■ What needs to be done ■
The goal is to restate all of the records below word for word.

Records shown Block Start

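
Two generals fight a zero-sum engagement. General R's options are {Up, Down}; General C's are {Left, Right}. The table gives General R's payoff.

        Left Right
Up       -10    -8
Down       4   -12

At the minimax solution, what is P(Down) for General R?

1/9

Row minima: Up → -10, Down → -12; maximin = -10.
Column maxima: Left → 4, Right → -8; minimax = -8.
-10 ≠ -8, so there is no saddle point; optimal play is mixed.
Let General R play Up with probability p. Expected payoff against Left: (-10)p + 4(1−p) = −14p + 4; against Right: (-8)p + (-12)(1−p) = 4p − 12.
Setting these equal: −14p + 4 = 4p − 12 ⇒ −18p = -16 ⇒ p = 8/9, and the value is (-14)·(8/9) + 4 = -76/9.
For General C: with q = P(Left), equating Up's and Down's payoffs gives −2q − 8 = 16q − 12 ⇒ q = 2/9.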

Records shown Block End

■ Response to the exercise ■
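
Two generals fight a zero-sum engagement. General R's options are {Up, Down}; General C's are {Left, Right}. The table gives General R's payoff.

        Left Right
Up       -10    -8
Down       4   -12

At the minimax solution, what is P(Down) for General R?

1/9

Row minima: Up → -10, Down → -12; maximin = -10.
Column maxima: Left → 4, Right → -8; minimax = -8.
-10 ≠ -8, so there is no saddle point; optimal play is mixed.
Let General R play Up with probability p. Expected payoff against Left: (-10)p + 4(1−p) = −14p + 4; against Right: (-8)p + (-12)(1−p) = 4p − 12.
Setting these equal: −14p + 4 = 4p − 12 ⇒ −18p = -16 ⇒ p = 8/9, and the value is (-14)·(8/9) + 4 = -76/9.
For General C: with q = P(Left), equating Up's and Down's payoffs gives −2q − 8 = 16q − 12 ⇒ q = 2/9.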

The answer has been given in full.